> _Instructions for the task_: Restate the whole listing exactly.

> _Data_:

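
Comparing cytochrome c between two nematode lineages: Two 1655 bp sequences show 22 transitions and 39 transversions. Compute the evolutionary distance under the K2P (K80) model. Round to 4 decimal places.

0.0378

P = 22/1655 ≈ 0.013293 and Q = 39/1655 ≈ 0.023565.
Under the Kimura two-parameter model, d = −½ ln(1 − 2P − Q) − ¼ ln(1 − 2Q).
1 − 2P − Q = 0.949849, giving −½ ln(0.949849) = 0.025726.
1 − 2Q = 0.95287, giving −¼ ln(0.95287) = 0.012069.
d = 0.025726 + 0.012069 = 0.037795.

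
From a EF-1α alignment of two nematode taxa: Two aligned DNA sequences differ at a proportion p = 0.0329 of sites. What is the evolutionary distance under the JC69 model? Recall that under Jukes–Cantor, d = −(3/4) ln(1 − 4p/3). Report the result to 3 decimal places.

0.034

d = −(3/4) ln(1 − 4p/3) = −0.75 ln(1 − 0.043867) = −0.75 ln(0.956133)
  = −0.75 × (-0.044858) = 0.033644 substitutions/site.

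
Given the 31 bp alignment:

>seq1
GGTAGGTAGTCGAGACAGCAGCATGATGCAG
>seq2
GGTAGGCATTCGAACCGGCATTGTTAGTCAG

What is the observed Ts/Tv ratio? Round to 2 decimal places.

0.83

Transitions are A↔G and C↔T; transversions are all other mismatches.
Transitions: 5. Transversions: 6.
R = 5/6 = 0.833333… ≈ 0.83 (to 2 d.p.).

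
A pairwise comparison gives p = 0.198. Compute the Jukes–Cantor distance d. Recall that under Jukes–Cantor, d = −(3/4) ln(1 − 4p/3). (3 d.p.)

d = −(3/4) ln(1 − 4p/3) = −0.75 ln(1 − 0.264) = −0.75 ln(0.736)
  = −0.75 × (-0.306525) = 0.229894 substitutions/site.

0.230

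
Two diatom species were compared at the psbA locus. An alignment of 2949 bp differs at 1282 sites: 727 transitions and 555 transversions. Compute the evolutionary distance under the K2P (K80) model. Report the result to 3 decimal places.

0.690

P = 727/2949 ≈ 0.246524 and Q = 555/2949 ≈ 0.188199.
Under the Kimura two-parameter model, d = −½ ln(1 − 2P − Q) − ¼ ln(1 − 2Q).
1 − 2P − Q = 0.318753, giving −½ ln(0.318753) = 0.571669.
1 − 2Q = 0.623602, giving −¼ ln(0.623602) = 0.118061.
d = 0.571669 + 0.118061 = 0.689730.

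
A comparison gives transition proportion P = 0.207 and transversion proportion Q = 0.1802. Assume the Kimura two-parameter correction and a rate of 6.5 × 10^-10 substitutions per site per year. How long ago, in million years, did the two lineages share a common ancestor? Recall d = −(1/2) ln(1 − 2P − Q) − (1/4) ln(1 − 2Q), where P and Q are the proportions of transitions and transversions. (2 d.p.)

432.83

Under the Kimura two-parameter model, d = −½ ln(1 − 2P − Q) − ¼ ln(1 − 2Q).
1 − 2P − Q = 0.4058, giving −½ ln(0.4058) = 0.450947.
1 − 2Q = 0.6396, giving −¼ ln(0.6396) = 0.111728.
d = 0.450947 + 0.111728 = 0.562675.
Under a molecular clock d = 2μt, so t = d/(2μ) = 0.562675 / (2 × 6.5 × 10^-10) = 432.83 million years.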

> _Exercise answer_:
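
Comparing cytochrome c between two nematode lineages: Two 1655 bp sequences show 22 transitions and 39 transversions. Compute the evolutionary distance under the K2P (K80) model. Round to 4 decimal places.

0.0378

P = 22/1655 ≈ 0.013293 and Q = 39/1655 ≈ 0.023565.
Under the Kimura two-parameter model, d = −½ ln(1 − 2P − Q) − ¼ ln(1 − 2Q).
1 − 2P − Q = 0.949849, giving −½ ln(0.949849) = 0.025726.
1 − 2Q = 0.95287, giving −¼ ln(0.95287) = 0.012069.
d = 0.025726 + 0.012069 = 0.037795.

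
From a EF-1α alignment of two nematode taxa: Two aligned DNA sequences differ at a proportion p = 0.0329 of sites. What is the evolutionary distance under the JC69 model? Recall that under Jukes–Cantor, d = −(3/4) ln(1 − 4p/3). Report the result to 3 decimal places.

0.034

d = −(3/4) ln(1 − 4p/3) = −0.75 ln(1 − 0.043867) = −0.75 ln(0.956133)
  = −0.75 × (-0.044858) = 0.033644 substitutions/site.

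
Given the 31 bp alignment:

>seq1
GGTAGGTAGTCGAGACAGCAGCATGATGCAG
>seq2
GGTAGGCATTCGAACCGGCATTGTTAGTCAG

What is the observed Ts/Tv ratio? Round to 2 decimal places.

0.83

Transitions are A↔G and C↔T; transversions are all other mismatches.
Transitions: 5. Transversions: 6.
R = 5/6 = 0.833333… ≈ 0.83 (to 2 d.p.).

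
A pairwise comparison gives p = 0.198. Compute the Jukes–Cantor distance d. Recall that under Jukes–Cantor, d = −(3/4) ln(1 − 4p/3). (3 d.p.)

d = −(3/4) ln(1 − 4p/3) = −0.75 ln(1 − 0.264) = −0.75 ln(0.736)
  = −0.75 × (-0.306525) = 0.229894 substitutions/site.

0.230

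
Two diatom species were compared at the psbA locus. An alignment of 2949 bp differs at 1282 sites: 727 transitions and 555 transversions. Compute the evolutionary distance under the K2P (K80) model. Report the result to 3 decimal places.

0.690

P = 727/2949 ≈ 0.246524 and Q = 555/2949 ≈ 0.188199.
Under the Kimura two-parameter model, d = −½ ln(1 − 2P − Q) − ¼ ln(1 − 2Q).
1 − 2P − Q = 0.318753, giving −½ ln(0.318753) = 0.571669.
1 − 2Q = 0.623602, giving −¼ ln(0.623602) = 0.118061.
d = 0.571669 + 0.118061 = 0.689730.

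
A comparison gives transition proportion P = 0.207 and transversion proportion Q = 0.1802. Assume the Kimura two-parameter correction and a rate of 6.5 × 10^-10 substitutions per site per year. How long ago, in million years, did the two lineages share a common ancestor? Recall d = −(1/2) ln(1 − 2P − Q) − (1/4) ln(1 − 2Q), where P and Q are the proportions of transitions and transversions. (2 d.p.)

432.83

Under the Kimura two-parameter model, d = −½ ln(1 − 2P − Q) − ¼ ln(1 − 2Q).
1 − 2P − Q = 0.4058, giving −½ ln(0.4058) = 0.450947.
1 − 2Q = 0.6396, giving −¼ ln(0.6396) = 0.111728.
d = 0.450947 + 0.111728 = 0.562675.
Under a molecular clock d = 2μt, so t = d/(2μ) = 0.562675 / (2 × 6.5 × 10^-10) = 432.83 million years.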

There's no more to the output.